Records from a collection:
++++++++++++++++++++

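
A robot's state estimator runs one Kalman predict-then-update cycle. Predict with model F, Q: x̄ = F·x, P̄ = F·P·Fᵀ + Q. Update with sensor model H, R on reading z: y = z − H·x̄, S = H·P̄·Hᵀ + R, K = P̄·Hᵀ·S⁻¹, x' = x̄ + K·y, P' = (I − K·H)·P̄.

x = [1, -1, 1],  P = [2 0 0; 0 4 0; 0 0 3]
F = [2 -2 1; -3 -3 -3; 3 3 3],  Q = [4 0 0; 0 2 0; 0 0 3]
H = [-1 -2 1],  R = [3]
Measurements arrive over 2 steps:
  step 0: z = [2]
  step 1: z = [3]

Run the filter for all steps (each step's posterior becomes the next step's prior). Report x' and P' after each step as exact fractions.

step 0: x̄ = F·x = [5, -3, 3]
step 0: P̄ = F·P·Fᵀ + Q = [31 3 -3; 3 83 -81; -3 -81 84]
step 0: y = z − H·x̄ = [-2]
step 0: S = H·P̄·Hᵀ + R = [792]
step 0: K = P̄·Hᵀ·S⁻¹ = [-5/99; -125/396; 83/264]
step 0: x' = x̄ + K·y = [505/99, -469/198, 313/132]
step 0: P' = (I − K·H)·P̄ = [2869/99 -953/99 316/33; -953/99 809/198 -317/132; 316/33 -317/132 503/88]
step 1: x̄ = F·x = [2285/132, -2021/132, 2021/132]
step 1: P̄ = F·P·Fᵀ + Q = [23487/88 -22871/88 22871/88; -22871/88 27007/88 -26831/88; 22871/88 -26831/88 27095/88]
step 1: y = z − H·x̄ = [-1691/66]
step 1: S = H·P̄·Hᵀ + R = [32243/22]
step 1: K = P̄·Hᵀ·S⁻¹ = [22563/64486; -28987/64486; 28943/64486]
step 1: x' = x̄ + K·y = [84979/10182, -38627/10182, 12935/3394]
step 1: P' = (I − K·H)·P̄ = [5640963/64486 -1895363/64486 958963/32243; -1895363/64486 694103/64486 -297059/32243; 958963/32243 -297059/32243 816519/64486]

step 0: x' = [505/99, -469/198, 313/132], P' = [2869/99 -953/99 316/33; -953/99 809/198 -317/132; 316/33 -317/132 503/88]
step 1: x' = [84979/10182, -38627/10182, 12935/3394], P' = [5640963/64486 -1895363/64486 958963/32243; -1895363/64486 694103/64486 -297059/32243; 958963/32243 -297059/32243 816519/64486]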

++++++++++++++++++++

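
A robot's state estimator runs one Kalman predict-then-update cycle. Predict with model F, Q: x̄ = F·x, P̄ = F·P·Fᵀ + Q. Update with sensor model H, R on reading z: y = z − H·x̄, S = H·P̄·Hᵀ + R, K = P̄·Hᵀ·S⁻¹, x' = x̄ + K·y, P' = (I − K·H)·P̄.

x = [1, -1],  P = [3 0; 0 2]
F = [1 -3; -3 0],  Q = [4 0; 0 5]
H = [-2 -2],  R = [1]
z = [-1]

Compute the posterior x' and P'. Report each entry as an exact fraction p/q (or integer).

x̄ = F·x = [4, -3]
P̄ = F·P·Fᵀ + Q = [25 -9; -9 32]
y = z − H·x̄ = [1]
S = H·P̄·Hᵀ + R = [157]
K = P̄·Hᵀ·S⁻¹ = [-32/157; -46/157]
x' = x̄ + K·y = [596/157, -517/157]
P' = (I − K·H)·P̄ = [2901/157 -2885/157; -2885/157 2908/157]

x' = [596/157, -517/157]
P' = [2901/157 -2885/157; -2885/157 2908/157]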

++++++++++++++++++++

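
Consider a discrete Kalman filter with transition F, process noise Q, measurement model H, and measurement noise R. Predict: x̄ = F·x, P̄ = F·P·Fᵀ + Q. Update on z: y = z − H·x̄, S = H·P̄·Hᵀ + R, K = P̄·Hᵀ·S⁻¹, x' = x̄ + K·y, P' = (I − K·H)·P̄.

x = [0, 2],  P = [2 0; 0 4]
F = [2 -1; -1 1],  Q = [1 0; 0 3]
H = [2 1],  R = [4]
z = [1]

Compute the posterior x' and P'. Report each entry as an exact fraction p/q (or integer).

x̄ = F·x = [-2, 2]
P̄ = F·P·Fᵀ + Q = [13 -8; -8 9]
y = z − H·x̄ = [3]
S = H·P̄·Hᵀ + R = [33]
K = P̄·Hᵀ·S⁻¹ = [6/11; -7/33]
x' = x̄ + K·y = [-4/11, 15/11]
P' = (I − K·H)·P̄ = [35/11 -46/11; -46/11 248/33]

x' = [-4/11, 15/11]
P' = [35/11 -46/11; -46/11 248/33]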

++++++++++++++++++++

**WHAT IS EXPECTED**
Copy out, word for word, the part of the entries above that begins at the line with "Measurements arrive over" and ends at the line with "step 1: z = [3]", including both.

**ANSWER SPACE**
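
Measurements arrive over 2 steps:
  step 0: z = [2]
  step 1: z = [3]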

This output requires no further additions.